_Extracted information_.
● ● ●

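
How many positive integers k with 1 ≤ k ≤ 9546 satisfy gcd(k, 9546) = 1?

Factor 9546: 9546 = 2 · 3 · 37 · 43.
φ(2) = 2 − 1 = 1.
φ(3) = 3 − 1 = 2.
φ(37) = 37 − 1 = 36.
φ(43) = 43 − 1 = 42.
φ(9546) = 1 × 2 × 36 × 42 = 3024.

3024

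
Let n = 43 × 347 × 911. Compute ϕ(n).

φ(43) = 43 − 1 = 42.
φ(347) = 347 − 1 = 346.
φ(911) = 911 − 1 = 910.
Multiply: 42 · 346 · 910 = 13224120.

13224120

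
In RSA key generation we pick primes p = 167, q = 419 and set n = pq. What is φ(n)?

69388

φ(n) = (p − 1)(q − 1) = (167−1)(419−1) = 166·418 = 69388.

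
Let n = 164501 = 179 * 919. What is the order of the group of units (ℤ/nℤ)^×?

163404

φ(179) = 179 − 1 = 178.
φ(919) = 919 − 1 = 918.
φ(164501) = 178 × 918 = 163404.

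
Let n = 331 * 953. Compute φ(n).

φ(315443) = 315443 · (1 − 1/331) · (1 − 1/953)
       = 315443 · 314160/315443 = 314160.

314160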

● ● ●

_Problem statement_. Go through the material and write each line out again exactly.

_Answer below_.
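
How many positive integers k with 1 ≤ k ≤ 9546 satisfy gcd(k, 9546) = 1?

Factor 9546: 9546 = 2 · 3 · 37 · 43.
φ(2) = 2 − 1 = 1.
φ(3) = 3 − 1 = 2.
φ(37) = 37 − 1 = 36.
φ(43) = 43 − 1 = 42.
φ(9546) = 1 × 2 × 36 × 42 = 3024.

3024

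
Let n = 43 × 347 × 911. Compute ϕ(n).

φ(43) = 43 − 1 = 42.
φ(347) = 347 − 1 = 346.
φ(911) = 911 − 1 = 910.
Multiply: 42 · 346 · 910 = 13224120.

13224120

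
In RSA key generation we pick primes p = 167, q = 419 and set n = pq. What is φ(n)?

69388

φ(n) = (p − 1)(q − 1) = (167−1)(419−1) = 166·418 = 69388.

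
Let n = 164501 = 179 * 919. What is the order of the group of units (ℤ/nℤ)^×?

163404

φ(179) = 179 − 1 = 178.
φ(919) = 919 − 1 = 918.
φ(164501) = 178 × 918 = 163404.

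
Let n = 331 * 953. Compute φ(n).

φ(315443) = 315443 · (1 − 1/331) · (1 − 1/953)
       = 315443 · 314160/315443 = 314160.

314160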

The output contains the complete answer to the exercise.